===== DATASET RECORDS

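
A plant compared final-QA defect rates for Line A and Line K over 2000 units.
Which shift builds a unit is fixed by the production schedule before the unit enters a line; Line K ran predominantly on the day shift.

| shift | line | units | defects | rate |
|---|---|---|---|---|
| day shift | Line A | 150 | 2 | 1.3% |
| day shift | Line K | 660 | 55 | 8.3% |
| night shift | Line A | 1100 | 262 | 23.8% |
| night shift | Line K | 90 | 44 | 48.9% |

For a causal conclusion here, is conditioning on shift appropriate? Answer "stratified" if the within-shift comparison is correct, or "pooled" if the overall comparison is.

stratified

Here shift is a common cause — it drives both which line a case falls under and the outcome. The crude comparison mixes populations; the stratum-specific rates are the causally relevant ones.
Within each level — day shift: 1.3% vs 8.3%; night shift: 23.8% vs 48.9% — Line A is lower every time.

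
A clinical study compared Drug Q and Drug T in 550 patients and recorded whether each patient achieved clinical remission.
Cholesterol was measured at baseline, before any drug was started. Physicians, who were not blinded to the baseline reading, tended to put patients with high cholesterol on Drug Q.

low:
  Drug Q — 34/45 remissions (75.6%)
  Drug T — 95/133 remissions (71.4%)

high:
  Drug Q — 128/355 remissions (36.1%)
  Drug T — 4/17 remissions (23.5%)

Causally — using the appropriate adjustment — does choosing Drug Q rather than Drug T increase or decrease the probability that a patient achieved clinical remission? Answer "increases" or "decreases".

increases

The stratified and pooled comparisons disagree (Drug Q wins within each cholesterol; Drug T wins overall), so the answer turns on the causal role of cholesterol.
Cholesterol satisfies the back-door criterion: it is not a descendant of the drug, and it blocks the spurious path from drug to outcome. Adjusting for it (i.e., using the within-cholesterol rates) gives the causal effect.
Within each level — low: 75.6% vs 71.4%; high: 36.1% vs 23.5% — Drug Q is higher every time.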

==========

## BRIEF
Collect the lines of the data that carry the word "patients".

## YOUR SOLUTION
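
A clinical study compared Drug Q and Drug T in 550 patients and recorded whether each patient achieved clinical remission.
Cholesterol was measured at baseline, before any drug was started. Physicians, who were not blinded to the baseline reading, tended to put patients with high cholesterol on Drug Q.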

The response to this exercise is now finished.